Required action →
Under this line are the records; write out word for word the part that begins at the line containing "Points P_1(-4, -4), P_2(-8, 4), P_3" and ends at the line containing "Points (10, 4), (-10, 6), (-1, 0), (-9, -6), (-9, 10)", and no more.
[Information shown]
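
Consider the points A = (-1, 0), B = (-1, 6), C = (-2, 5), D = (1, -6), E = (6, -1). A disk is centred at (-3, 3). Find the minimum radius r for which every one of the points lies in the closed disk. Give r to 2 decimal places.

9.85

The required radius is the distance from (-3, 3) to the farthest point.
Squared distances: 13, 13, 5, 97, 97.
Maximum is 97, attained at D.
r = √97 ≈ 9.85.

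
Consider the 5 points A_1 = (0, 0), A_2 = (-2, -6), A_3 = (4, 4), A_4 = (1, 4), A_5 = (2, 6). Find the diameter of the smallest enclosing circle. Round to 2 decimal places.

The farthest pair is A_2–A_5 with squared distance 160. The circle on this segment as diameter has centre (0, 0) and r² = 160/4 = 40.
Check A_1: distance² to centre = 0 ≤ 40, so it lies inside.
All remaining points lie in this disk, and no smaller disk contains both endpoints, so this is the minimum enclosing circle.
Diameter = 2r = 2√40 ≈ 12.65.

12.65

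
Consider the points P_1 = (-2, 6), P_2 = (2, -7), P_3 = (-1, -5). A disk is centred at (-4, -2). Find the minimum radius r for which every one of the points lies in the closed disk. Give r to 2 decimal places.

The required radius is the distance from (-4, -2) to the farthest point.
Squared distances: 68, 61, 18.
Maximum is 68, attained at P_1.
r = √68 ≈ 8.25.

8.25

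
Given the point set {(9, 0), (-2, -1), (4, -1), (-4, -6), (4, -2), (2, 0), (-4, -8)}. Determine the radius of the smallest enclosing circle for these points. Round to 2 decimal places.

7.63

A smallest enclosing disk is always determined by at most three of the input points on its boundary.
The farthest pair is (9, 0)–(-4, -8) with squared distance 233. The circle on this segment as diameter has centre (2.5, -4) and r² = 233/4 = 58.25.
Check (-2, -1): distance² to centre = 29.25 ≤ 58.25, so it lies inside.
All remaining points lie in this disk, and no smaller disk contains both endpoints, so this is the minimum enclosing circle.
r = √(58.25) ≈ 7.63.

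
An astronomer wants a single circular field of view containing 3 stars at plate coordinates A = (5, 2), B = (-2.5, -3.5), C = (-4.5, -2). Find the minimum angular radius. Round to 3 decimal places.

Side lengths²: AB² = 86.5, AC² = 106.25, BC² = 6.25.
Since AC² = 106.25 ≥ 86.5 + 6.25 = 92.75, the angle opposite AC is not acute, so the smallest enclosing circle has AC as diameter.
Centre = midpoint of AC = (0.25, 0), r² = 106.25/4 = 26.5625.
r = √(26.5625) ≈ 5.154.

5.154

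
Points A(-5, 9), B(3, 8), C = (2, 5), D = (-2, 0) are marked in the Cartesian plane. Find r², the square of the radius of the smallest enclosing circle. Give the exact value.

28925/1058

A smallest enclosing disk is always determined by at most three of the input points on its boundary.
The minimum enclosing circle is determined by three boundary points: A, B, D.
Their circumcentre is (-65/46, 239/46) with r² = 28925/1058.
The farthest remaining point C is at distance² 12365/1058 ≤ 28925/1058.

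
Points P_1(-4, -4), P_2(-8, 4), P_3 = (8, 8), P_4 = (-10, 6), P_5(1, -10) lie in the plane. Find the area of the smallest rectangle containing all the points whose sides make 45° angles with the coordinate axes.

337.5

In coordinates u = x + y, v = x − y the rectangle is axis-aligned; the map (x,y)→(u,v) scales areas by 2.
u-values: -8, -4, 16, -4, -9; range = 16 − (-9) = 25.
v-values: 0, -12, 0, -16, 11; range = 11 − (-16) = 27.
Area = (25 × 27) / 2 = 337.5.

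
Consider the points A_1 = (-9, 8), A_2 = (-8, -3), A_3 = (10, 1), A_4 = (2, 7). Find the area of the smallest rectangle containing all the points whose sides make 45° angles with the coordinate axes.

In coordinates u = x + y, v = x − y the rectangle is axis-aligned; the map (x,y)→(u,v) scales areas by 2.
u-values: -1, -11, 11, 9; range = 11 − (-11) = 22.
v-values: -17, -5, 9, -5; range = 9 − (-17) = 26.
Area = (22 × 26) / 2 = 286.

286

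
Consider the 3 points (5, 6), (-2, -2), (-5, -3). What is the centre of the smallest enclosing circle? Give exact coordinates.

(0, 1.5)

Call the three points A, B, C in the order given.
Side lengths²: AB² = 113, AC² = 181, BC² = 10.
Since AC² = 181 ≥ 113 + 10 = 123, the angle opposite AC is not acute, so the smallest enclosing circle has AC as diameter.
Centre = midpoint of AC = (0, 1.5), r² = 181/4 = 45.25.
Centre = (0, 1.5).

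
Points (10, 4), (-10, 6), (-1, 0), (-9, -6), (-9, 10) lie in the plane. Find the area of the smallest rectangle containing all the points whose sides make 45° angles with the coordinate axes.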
[/Information shown]
[Information shown]
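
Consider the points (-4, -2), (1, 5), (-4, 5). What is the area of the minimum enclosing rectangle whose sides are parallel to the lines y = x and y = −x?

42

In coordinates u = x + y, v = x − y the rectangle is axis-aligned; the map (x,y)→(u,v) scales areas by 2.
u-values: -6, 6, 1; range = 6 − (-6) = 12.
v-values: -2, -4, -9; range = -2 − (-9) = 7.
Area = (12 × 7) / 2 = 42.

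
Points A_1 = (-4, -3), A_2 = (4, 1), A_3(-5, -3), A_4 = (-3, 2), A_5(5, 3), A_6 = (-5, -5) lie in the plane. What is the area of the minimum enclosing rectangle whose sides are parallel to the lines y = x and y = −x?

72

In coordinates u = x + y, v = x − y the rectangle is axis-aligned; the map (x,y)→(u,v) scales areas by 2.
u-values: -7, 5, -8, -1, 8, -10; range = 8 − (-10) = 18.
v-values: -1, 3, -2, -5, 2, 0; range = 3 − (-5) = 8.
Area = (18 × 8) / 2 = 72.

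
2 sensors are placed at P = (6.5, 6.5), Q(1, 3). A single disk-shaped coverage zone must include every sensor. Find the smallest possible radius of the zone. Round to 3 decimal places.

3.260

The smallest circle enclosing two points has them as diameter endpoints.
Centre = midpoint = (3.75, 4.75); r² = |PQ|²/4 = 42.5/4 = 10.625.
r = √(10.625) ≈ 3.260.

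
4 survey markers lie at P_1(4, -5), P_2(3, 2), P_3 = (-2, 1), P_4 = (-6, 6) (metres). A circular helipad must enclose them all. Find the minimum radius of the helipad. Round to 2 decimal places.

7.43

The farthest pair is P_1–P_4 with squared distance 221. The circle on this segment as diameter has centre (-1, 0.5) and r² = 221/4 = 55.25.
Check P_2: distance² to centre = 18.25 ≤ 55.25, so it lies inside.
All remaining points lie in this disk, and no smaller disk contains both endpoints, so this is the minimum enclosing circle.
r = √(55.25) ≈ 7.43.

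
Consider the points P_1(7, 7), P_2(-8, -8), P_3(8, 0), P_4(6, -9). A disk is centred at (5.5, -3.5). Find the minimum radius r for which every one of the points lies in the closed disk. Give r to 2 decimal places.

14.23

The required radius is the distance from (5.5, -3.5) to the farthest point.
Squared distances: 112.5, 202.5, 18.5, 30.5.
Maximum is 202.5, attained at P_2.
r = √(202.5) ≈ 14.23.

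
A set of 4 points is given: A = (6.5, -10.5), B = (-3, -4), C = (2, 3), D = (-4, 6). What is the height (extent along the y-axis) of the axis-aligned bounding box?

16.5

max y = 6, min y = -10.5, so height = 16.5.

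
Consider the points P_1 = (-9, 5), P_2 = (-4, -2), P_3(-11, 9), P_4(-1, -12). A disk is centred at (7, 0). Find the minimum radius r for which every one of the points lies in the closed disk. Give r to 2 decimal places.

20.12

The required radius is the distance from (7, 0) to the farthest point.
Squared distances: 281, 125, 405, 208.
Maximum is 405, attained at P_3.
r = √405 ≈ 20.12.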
[/Information shown]
[Information shown]
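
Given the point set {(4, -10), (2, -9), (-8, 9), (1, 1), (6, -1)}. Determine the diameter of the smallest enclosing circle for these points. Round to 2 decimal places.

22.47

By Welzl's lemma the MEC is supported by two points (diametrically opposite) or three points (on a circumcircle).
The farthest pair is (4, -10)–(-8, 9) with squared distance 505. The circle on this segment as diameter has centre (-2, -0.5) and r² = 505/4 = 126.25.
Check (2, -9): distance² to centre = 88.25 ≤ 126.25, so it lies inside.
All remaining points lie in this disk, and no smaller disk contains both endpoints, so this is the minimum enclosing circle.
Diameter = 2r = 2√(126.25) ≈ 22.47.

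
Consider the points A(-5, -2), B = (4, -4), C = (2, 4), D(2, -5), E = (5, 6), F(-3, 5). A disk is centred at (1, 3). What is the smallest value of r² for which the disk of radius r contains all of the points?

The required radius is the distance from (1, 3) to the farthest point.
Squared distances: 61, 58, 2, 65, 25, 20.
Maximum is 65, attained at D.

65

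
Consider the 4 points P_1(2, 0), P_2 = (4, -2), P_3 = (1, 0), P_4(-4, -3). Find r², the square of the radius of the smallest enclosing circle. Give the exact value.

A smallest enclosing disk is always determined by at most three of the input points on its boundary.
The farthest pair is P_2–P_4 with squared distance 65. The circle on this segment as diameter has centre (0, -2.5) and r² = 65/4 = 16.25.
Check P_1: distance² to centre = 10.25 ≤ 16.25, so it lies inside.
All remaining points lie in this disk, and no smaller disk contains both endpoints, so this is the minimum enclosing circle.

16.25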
[/Information shown]
Solution for this task →
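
Points P_1(-4, -4), P_2(-8, 4), P_3 = (8, 8), P_4 = (-10, 6), P_5(1, -10) lie in the plane. Find the area of the smallest rectangle containing all the points whose sides make 45° angles with the coordinate axes.

337.5

In coordinates u = x + y, v = x − y the rectangle is axis-aligned; the map (x,y)→(u,v) scales areas by 2.
u-values: -8, -4, 16, -4, -9; range = 16 − (-9) = 25.
v-values: 0, -12, 0, -16, 11; range = 11 − (-16) = 27.
Area = (25 × 27) / 2 = 337.5.

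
Consider the points A_1 = (-9, 8), A_2 = (-8, -3), A_3 = (10, 1), A_4 = (2, 7). Find the area of the smallest rectangle containing all the points whose sides make 45° angles with the coordinate axes.

In coordinates u = x + y, v = x − y the rectangle is axis-aligned; the map (x,y)→(u,v) scales areas by 2.
u-values: -1, -11, 11, 9; range = 11 − (-11) = 22.
v-values: -17, -5, 9, -5; range = 9 − (-17) = 26.
Area = (22 × 26) / 2 = 286.

286

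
Consider the 3 points (5, 6), (-2, -2), (-5, -3). What is the centre of the smallest enclosing circle? Give exact coordinates.

(0, 1.5)

Call the three points A, B, C in the order given.
Side lengths²: AB² = 113, AC² = 181, BC² = 10.
Since AC² = 181 ≥ 113 + 10 = 123, the angle opposite AC is not acute, so the smallest enclosing circle has AC as diameter.
Centre = midpoint of AC = (0, 1.5), r² = 181/4 = 45.25.
Centre = (0, 1.5).

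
Points (10, 4), (-10, 6), (-1, 0), (-9, -6), (-9, 10) lie in the plane. Find the area of the smallest rectangle containing all the points whose sides make 45° angles with the coordinate axes.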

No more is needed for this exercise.